- **Your goal**:
Please write out all of the records below exactly as they appear.

▬▬▬

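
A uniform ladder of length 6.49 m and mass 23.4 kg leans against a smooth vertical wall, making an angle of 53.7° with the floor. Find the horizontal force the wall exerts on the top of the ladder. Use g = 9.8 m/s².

Taking torques about the foot of the ladder:
Ladder weight 23.4×9.8 = 229.3 N acts at 3.245 m along the ladder; its horizontal arm is 3.245·cos53.7° = 1.921 m → τ = 440.5 N·m clockwise.
Wall normal N acts horizontally at the top; its moment arm is the height L sinθ = 6.49·sin53.7° = 5.23 m, counterclockwise.
For rotational equilibrium, N × 5.23 = 440.5, so N = 84.2 N.

N_wall ≈ 84.2 N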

▬▬▬

- **Answer space**:
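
A uniform ladder of length 6.49 m and mass 23.4 kg leans against a smooth vertical wall, making an angle of 53.7° with the floor. Find the horizontal force the wall exerts on the top of the ladder. Use g = 9.8 m/s².

Taking torques about the foot of the ladder:
Ladder weight 23.4×9.8 = 229.3 N acts at 3.245 m along the ladder; its horizontal arm is 3.245·cos53.7° = 1.921 m → τ = 440.5 N·m clockwise.
Wall normal N acts horizontally at the top; its moment arm is the height L sinθ = 6.49·sin53.7° = 5.23 m, counterclockwise.
For rotational equilibrium, N × 5.23 = 440.5, so N = 84.2 N.

N_wall ≈ 84.2 N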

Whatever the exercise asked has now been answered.